PROBLEM TO WORK ON – Wherever the line with "-12 / 13 = -0.92" sits in the listing below, transcribe from it up to and including the line with "73 / 117 + (15", exactly, and leave the remaining lines out.

INPUT DATA –
* * * * * * *
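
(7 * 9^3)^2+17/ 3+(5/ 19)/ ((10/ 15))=2968630117/ 114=26040615.06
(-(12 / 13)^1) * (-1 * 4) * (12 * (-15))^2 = 1555200 / 13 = 119630.77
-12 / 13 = -0.92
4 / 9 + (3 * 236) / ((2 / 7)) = 2478.44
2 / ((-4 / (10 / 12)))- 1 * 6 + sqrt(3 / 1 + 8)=-3.10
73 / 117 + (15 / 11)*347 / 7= 614606 / 9009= 68.22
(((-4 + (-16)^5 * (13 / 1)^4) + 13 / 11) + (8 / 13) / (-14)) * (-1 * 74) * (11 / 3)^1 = 2218396236332074 / 273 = 8125993539677.93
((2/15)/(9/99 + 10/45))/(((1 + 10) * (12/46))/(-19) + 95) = 28842/6424595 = 0.00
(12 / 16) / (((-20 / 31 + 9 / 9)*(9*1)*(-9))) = -31 / 1188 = -0.03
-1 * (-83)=83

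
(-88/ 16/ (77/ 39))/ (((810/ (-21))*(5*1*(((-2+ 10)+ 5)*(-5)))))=-1/ 4500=-0.00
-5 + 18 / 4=-1 / 2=-0.50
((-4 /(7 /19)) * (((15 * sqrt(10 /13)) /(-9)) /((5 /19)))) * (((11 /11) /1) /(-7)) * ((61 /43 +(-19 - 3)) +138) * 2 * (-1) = 4860504 * sqrt(130) /27391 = 2023.23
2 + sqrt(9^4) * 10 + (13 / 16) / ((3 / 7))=39067 / 48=813.90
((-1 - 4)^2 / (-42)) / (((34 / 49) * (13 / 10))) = -875 / 1326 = -0.66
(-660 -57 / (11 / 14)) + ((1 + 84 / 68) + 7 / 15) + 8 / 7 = -14308037 / 19635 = -728.70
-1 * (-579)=579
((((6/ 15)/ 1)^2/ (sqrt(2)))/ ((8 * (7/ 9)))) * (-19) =-171 * sqrt(2)/ 700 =-0.35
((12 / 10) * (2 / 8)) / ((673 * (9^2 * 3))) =1 / 545130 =0.00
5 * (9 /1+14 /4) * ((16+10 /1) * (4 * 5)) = 32500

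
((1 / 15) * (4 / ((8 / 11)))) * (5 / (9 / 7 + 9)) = 77 / 432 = 0.18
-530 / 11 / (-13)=530 / 143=3.71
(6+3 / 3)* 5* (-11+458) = 15645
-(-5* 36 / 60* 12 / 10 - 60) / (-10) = -159 / 25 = -6.36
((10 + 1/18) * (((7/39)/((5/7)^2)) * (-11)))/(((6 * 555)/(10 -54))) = 7512043/14610375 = 0.51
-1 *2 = -2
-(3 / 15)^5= -1 / 3125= -0.00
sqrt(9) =3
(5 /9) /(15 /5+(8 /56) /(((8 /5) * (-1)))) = 280 /1467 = 0.19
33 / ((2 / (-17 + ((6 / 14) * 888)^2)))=234170079 / 98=2389490.60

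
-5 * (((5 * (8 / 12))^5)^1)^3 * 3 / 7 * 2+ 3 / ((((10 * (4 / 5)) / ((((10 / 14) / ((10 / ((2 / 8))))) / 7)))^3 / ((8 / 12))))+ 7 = -298678790.33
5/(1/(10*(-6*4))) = -1200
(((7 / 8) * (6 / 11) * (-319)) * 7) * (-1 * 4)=4263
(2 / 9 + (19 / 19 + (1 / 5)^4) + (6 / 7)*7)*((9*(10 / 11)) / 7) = 7388 / 875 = 8.44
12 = 12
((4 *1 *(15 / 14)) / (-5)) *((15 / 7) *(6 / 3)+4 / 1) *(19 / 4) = -1653 / 49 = -33.73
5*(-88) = -440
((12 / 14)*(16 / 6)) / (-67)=-16 / 469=-0.03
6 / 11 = 0.55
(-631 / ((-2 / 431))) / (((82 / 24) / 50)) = 81588300 / 41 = 1989958.54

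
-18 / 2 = -9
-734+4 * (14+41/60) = -10129/15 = -675.27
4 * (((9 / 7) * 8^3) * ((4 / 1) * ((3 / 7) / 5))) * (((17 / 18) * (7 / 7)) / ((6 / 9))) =313344 / 245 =1278.96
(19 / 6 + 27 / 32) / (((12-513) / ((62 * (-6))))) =11935 / 4008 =2.98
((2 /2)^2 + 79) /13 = 80 /13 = 6.15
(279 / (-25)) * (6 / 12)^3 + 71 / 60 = -0.21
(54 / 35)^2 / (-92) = -729 / 28175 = -0.03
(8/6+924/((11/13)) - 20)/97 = 3220/291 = 11.07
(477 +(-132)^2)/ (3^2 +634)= 17901/ 643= 27.84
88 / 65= 1.35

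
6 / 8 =3 / 4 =0.75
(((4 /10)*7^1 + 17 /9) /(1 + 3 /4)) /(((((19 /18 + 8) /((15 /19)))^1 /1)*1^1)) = 5064 /21679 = 0.23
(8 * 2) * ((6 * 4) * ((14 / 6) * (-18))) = -16128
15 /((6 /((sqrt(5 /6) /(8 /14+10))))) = 35*sqrt(30) /888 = 0.22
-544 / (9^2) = -544 / 81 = -6.72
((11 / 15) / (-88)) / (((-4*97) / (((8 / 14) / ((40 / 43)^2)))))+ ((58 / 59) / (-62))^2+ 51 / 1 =51.00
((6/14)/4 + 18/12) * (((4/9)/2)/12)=5/168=0.03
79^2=6241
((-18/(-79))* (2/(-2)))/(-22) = 9/869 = 0.01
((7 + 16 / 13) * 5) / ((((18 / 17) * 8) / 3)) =14.58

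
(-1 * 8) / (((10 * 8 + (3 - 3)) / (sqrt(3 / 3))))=-1 / 10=-0.10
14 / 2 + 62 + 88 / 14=527 / 7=75.29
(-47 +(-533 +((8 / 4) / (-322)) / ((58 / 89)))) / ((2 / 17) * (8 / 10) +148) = -460370965 / 117546744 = -3.92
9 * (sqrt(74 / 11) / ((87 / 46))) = 138 * sqrt(814) / 319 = 12.34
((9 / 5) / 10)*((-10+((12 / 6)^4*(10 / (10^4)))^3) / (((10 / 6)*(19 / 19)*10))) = -263671767 / 2441406250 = -0.11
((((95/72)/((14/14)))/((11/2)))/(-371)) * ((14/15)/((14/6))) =-19/73458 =-0.00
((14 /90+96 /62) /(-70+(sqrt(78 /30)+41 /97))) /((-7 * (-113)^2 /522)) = 648590597 * sqrt(65) /1576783900916560+45127195249 /315356780183312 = 0.00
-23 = -23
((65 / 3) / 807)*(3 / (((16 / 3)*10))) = 13 / 8608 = 0.00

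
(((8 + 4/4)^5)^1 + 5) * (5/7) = 295270/7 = 42181.43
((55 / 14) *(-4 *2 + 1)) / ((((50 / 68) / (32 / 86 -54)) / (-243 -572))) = -70289186 / 43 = -1634632.23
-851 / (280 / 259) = -787.18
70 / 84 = 5 / 6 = 0.83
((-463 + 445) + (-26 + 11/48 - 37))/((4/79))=-306283/192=-1595.22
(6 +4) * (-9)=-90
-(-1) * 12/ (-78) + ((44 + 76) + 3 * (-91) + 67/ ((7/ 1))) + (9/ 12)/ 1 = -51991/ 364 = -142.83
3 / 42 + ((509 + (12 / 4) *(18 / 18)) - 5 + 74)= 8135 / 14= 581.07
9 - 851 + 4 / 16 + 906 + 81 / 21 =1907 / 28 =68.11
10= 10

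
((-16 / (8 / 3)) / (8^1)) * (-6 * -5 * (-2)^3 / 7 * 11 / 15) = 132 / 7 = 18.86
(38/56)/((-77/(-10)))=95/1078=0.09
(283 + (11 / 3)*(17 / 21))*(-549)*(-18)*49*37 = 5123426112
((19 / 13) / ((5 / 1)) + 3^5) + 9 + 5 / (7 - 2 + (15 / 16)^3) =6038913 / 23855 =253.15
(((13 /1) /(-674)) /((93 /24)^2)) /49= -416 /15868993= -0.00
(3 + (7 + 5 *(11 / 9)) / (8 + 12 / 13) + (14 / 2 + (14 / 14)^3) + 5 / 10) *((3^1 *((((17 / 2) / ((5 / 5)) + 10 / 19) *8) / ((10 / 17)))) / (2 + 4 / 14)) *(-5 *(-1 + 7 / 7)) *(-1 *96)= 0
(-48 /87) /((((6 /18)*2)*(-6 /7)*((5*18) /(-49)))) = -686 /1305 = -0.53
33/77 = 3/7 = 0.43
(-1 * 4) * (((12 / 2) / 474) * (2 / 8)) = -1 / 79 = -0.01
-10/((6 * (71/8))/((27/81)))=-0.06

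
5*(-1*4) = -20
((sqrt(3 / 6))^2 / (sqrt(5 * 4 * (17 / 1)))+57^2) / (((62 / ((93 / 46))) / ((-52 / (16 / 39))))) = -4941729 / 368 - 1521 * sqrt(85) / 125120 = -13428.72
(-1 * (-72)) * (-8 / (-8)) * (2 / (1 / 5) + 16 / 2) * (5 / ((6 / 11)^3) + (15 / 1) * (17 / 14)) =63535.71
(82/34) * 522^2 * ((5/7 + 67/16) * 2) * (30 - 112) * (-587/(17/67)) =2472486770571021/2023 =1222188220746.92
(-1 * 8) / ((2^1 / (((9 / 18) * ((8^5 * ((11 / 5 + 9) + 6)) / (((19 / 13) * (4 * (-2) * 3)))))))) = 9158656 / 285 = 32135.64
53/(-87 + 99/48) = -848/1359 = -0.62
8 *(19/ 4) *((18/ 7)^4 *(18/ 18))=3989088/ 2401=1661.43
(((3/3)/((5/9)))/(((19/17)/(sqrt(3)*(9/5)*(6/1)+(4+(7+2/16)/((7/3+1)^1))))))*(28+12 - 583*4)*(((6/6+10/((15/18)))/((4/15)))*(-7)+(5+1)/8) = 29313971199/3800+6447879612*sqrt(3)/475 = 31225897.87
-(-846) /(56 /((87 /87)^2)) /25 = 423 /700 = 0.60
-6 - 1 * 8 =-14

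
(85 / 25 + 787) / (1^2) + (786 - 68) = 7542 / 5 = 1508.40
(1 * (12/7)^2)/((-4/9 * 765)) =-36/4165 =-0.01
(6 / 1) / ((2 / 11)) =33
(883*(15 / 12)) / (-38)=-4415 / 152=-29.05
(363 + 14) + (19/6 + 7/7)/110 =49769/132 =377.04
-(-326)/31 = 326/31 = 10.52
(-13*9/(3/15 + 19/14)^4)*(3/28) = -300982500/141158161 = -2.13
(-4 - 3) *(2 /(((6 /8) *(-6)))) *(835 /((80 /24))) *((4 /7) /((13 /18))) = 8016 /13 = 616.62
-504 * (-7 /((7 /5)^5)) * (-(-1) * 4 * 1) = 900000 /343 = 2623.91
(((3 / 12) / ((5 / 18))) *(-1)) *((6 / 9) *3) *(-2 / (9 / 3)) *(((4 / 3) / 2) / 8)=1 / 10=0.10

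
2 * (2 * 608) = 2432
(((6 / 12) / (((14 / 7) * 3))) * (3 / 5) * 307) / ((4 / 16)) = 307 / 5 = 61.40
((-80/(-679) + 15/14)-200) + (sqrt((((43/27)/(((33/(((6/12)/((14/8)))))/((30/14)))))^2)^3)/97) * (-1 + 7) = -39625789288897445/199314118511046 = -198.81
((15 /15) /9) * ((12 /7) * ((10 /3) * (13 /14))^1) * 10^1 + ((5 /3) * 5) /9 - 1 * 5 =2410 /1323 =1.82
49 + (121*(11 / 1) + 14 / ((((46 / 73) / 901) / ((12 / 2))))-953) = 2772287 / 23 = 120534.22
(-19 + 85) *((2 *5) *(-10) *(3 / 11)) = -1800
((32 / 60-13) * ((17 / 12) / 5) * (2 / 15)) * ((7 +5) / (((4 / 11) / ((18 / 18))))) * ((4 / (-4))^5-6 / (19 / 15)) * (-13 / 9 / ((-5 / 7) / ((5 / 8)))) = 346857511 / 3078000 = 112.69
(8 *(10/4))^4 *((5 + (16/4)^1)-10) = -160000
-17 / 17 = -1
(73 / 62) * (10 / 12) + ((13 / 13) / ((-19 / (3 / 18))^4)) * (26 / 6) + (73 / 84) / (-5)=443858744153 / 549756532080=0.81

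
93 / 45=2.07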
* * * * * * *
THE COMPLETED TASK –
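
-12 / 13 = -0.92
4 / 9 + (3 * 236) / ((2 / 7)) = 2478.44
2 / ((-4 / (10 / 12)))- 1 * 6 + sqrt(3 / 1 + 8)=-3.10
73 / 117 + (15 / 11)*347 / 7= 614606 / 9009= 68.22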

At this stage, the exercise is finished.